Records from a collection
▶
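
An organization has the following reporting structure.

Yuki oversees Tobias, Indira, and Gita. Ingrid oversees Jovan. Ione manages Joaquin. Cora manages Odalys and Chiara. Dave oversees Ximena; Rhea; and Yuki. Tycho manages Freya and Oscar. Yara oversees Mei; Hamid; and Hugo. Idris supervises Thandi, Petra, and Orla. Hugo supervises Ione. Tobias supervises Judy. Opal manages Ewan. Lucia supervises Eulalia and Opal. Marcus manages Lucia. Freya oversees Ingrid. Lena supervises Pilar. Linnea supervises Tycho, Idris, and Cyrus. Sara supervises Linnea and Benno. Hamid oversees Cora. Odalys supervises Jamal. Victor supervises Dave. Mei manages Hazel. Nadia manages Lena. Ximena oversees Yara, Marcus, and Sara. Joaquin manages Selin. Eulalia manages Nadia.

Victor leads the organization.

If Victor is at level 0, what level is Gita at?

Chain from Gita up to Victor: Gita → Yuki → Dave → Victor. That is 3 steps up, so Gita is 3 levels below Victor.

3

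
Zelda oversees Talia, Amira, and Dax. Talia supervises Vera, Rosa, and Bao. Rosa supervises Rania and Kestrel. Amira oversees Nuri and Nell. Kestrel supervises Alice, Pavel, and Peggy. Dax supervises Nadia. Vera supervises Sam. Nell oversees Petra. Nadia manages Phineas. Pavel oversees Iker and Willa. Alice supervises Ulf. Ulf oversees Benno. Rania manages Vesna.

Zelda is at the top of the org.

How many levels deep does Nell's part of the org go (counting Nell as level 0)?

The longest chain under Nell runs Nell → Petra, which is 1 level below Nell.

1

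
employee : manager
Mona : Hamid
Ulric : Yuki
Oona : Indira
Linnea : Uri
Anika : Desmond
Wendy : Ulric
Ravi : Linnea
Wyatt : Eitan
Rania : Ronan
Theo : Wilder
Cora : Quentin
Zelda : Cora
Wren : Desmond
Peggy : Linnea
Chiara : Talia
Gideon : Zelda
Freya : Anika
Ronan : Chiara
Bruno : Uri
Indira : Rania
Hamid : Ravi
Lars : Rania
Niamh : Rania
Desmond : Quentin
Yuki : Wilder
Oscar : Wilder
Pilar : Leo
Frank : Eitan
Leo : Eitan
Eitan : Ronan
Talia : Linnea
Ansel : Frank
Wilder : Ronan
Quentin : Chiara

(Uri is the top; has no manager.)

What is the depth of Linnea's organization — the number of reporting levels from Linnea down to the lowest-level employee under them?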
◀
§ Task
When the string "Rania" appears in a line of the records above, that line is to be copied.

§ Solution
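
Zelda oversees Talia, Amira, and Dax. Talia supervises Vera, Rosa, and Bao. Rosa supervises Rania and Kestrel. Amira oversees Nuri and Nell. Kestrel supervises Alice, Pavel, and Peggy. Dax supervises Nadia. Vera supervises Sam. Nell oversees Petra. Nadia manages Phineas. Pavel oversees Iker and Willa. Alice supervises Ulf. Ulf oversees Benno. Rania manages Vesna.
Rania : Ronan
Indira : Rania
Lars : Rania
Niamh : Rania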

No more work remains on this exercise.